## What you are asked to do
Return the data below exactly, stopping after the line with "Conventions: the term".

## Available data
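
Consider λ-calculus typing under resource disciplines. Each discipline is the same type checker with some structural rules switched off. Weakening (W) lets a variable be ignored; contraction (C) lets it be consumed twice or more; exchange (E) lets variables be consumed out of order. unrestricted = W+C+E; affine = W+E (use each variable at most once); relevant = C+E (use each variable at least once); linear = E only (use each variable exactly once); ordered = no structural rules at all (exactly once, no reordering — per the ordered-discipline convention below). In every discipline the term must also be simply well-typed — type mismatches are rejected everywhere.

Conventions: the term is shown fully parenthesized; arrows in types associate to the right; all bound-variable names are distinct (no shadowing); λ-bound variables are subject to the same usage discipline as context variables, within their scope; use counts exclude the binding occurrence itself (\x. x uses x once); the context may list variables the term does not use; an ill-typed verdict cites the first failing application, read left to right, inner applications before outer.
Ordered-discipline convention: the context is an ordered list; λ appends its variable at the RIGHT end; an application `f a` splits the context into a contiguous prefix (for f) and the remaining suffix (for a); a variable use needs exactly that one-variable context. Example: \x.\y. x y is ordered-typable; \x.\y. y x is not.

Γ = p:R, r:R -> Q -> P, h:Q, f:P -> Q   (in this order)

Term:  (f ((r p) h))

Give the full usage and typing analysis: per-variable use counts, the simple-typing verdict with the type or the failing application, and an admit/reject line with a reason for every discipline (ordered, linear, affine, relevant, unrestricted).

use counts: p: 1×; r: 1×; h: 1×; f: 1×
uses in reading order: f, r, p, h
typing: well-typed at Q
ordered: ✗, use order f, r, p, h needs exchange
linear: ✓, exactly-once usage across p, r, h, f
affine: ✓, at most one use each (p, r, h, f)
relevant: ✓, p, r, h, f: all used, weakening unneeded
unrestricted: ✓, well-typed at Q; no restrictions here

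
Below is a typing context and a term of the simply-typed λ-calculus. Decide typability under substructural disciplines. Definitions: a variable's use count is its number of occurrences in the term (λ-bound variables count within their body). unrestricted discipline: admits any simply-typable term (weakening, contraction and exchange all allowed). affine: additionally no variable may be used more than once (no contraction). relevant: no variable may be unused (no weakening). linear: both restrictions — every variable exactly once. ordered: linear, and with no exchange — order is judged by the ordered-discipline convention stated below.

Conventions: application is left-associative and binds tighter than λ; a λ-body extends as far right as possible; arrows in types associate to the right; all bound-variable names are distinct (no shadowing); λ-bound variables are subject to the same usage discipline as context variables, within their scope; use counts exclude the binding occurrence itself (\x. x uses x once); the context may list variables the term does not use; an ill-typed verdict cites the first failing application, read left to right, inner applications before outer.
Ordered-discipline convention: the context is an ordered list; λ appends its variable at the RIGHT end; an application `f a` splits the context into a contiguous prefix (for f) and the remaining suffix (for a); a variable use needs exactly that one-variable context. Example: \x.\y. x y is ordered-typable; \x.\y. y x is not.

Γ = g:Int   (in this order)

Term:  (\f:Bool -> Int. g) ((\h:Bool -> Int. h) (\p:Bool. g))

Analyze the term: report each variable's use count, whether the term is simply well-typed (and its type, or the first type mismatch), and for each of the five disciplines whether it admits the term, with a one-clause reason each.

usage: g: 2×; f (bound): 0×; h (bound): 1×; p (bound): 0×
uses in reading order: g, h, g
typing: ✓ — Int
ordered: ✗, repeated use of g ×2; f, p left unused
linear: ✗, repeated use of g ×2; f, p left unused
affine: ✗, repeated use of g ×2
relevant: ✗, f, p left unused
unrestricted: ✓, type-checks (Int) and nothing is barred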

## Solved exercise
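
Consider λ-calculus typing under resource disciplines. Each discipline is the same type checker with some structural rules switched off. Weakening (W) lets a variable be ignored; contraction (C) lets it be consumed twice or more; exchange (E) lets variables be consumed out of order. unrestricted = W+C+E; affine = W+E (use each variable at most once); relevant = C+E (use each variable at least once); linear = E only (use each variable exactly once); ordered = no structural rules at all (exactly once, no reordering — per the ordered-discipline convention below). In every discipline the term must also be simply well-typed — type mismatches are rejected everywhere.

Conventions: the term is shown fully parenthesized; arrows in types associate to the right; all bound-variable names are distinct (no shadowing); λ-bound variables are subject to the same usage discipline as context variables, within their scope; use counts exclude the binding occurrence itself (\x. x uses x once); the context may list variables the term does not use; an ill-typed verdict cites the first failing application, read left to right, inner applications before outer.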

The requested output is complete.